What is required. Produce as output only the lines below starting at the line with "2635 | 2130000 |" and continuing through the line with "143 | 9230000 |", each one exactly as written.

(Stored data entries)
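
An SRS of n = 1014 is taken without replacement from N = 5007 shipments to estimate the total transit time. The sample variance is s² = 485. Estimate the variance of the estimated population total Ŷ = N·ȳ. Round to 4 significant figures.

Var(Ŷ) = N²·Var(ȳ) = N²·(1 − n/N)·s²/n.
f = 1014/5007 = 0.20251648; Var(ȳ) = 0.79748352·485/1014 = 0.38143936.
Var(Ŷ) = 5007² · 0.38143936 = 9.5627034 × 10^6.

9.563 × 10^6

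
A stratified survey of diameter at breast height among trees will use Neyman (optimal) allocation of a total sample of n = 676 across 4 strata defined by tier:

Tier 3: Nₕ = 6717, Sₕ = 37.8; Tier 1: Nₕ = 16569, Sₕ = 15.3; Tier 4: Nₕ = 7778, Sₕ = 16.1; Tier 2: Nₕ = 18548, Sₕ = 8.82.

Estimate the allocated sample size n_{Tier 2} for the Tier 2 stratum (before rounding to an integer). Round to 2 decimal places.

Neyman allocation: nₕ = n·NₕSₕ / Σⱼ NⱼSⱼ.
Σ NⱼSⱼ = 6717·37.8 + 16569·15.3 + 7778·16.1 + 18548·8.82 = 796227.46.
n_{Tier 2} = 676·18548·8.82 / 796227.46 = 138.89.

138.89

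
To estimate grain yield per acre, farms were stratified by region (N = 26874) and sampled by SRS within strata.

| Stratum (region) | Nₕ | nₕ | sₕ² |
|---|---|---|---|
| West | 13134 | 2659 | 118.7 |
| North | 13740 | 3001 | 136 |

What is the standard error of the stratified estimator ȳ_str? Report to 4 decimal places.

0.1333

Var(ȳ_str) = Σₕ Wₕ²(1 − fₕ)sₕ²/nₕ with Wₕ = Nₕ/N, N = 26874.
West: Wₕ = 0.48872516; term = 0.48872516²·(1 − 0.20245165)·118.7/2659 = 0.0085039128.
North: Wₕ = 0.51127484; term = 0.51127484²·(1 − 0.21841339)·136/3001 = 0.0092588887.
Sum = 0.017762802.
SE = √(0.017762802) = 0.1333.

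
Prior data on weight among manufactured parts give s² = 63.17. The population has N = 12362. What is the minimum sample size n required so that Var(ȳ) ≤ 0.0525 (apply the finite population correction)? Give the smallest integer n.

1097

Without fpc, n₀ = s²/D = 63.17/0.0525 = 1203.2381.
With fpc, (1 − n/N)·s²/n ≤ D requires n ≥ n₀/(1 + n₀/N) = 1203.2381/(1 + 1203.2381/12362) = 1096.5107.
Rounding up, n = 1097.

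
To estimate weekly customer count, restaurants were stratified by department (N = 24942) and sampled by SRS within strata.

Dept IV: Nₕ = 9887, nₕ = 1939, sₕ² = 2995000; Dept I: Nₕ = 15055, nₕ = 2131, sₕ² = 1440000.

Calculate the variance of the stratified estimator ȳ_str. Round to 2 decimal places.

Var(ȳ_str) = Σₕ Wₕ²(1 − fₕ)sₕ²/nₕ with Wₕ = Nₕ/N, N = 24942.
Dept IV: Wₕ = 0.39639965; term = 0.39639965²·(1 − 0.19611611)·2995000/1939 = 195.1097.
Dept I: Wₕ = 0.60360035; term = 0.60360035²·(1 − 0.14154766)·1440000/2131 = 211.34608.
Sum = 406.45578.

406.46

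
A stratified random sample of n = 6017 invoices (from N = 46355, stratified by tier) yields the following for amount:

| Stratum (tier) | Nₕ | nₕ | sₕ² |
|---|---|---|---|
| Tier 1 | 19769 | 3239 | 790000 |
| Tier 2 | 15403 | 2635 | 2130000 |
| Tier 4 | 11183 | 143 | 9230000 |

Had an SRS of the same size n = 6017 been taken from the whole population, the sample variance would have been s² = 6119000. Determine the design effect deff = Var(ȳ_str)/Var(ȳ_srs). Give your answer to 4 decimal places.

Var(ȳ_str) = Σ Wₕ²(1−fₕ)sₕ²/nₕ with Wₕ = Nₕ/46355:
  Tier 1: (19769/46355)²·(1−3239/19769)·790000/3239 = 37.092024
  Tier 2: (15403/46355)²·(1−2635/15403)·2130000/2635 = 73.983352
  Tier 4: (11183/46355)²·(1−143/11183)·9230000/143 = 3708.5137
  → Var(ȳ_str) = 3819.5891.
Var(ȳ_srs) = (1 − 6017/46355)·6119000/6017 = 884.94895.
deff = 3819.5891 / 884.94895 = 4.3162.

4.3162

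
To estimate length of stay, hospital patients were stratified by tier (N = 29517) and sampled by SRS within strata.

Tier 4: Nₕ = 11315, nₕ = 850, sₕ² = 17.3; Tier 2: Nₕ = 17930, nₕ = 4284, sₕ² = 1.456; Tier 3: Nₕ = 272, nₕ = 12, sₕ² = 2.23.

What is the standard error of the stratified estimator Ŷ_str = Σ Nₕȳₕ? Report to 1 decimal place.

Var(Ŷ_str) = Σₕ Nₕ²(1 − fₕ)sₕ²/nₕ.
Tier 4: 11315²·(1 − 850/11315)·17.3/850 = 2.4100218 × 10^6.
Tier 2: 17930²·(1 − 4284/17930)·1.456/4284 = 83156.762.
Tier 3: 272²·(1 − 12/272)·2.23/12 = 13142.133.
Sum = 2.5063207 × 10^6.
SE = √(2.5063207 × 10^6) = 1583.1.

1583.1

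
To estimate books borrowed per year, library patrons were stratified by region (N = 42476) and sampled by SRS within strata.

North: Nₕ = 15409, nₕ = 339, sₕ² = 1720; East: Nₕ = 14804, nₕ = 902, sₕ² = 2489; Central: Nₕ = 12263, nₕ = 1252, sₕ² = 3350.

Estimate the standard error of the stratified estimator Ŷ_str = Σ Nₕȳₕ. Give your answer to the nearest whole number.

45906

Var(Ŷ_str) = Σₕ Nₕ²(1 − fₕ)sₕ²/nₕ.
North: 15409²·(1 − 339/15409)·1720/339 = 1.178193 × 10^9.
East: 14804²·(1 − 902/14804)·2489/902 = 5.6790373 × 10^8.
Central: 12263²·(1 − 1252/12263)·3350/1252 = 3.6129668 × 10^8.
Sum = 2.1073934 × 10^9.
SE = √(2.1073934 × 10^9) = 45906.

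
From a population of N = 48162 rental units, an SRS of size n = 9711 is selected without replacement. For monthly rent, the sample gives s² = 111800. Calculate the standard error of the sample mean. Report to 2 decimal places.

3.03

Under SRS without replacement, Var(ȳ) = (1 − f)·s²/n with f = n/N = 9711/48162 = 0.20163199.
Var(ȳ) = (1 − 0.20163199)·111800/9711 = 0.79836801·11.512718 = 9.1913854.
SE(ȳ) = √(9.1913854) = 3.03.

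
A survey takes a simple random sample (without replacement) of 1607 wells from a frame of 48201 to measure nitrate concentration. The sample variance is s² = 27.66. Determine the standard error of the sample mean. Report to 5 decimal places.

0.12899

Under SRS without replacement, Var(ȳ) = (1 − f)·s²/n with f = n/N = 1607/48201 = 0.03333956.
Var(ȳ) = (1 − 0.03333956)·27.66/1607 = 0.96666044·0.017212197 = 0.01663835.
SE(ȳ) = √(0.01663835) = 0.12899.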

Answer box.
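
| Tier 2 | 15403 | 2635 | 2130000 |
| Tier 4 | 11183 | 143 | 9230000 |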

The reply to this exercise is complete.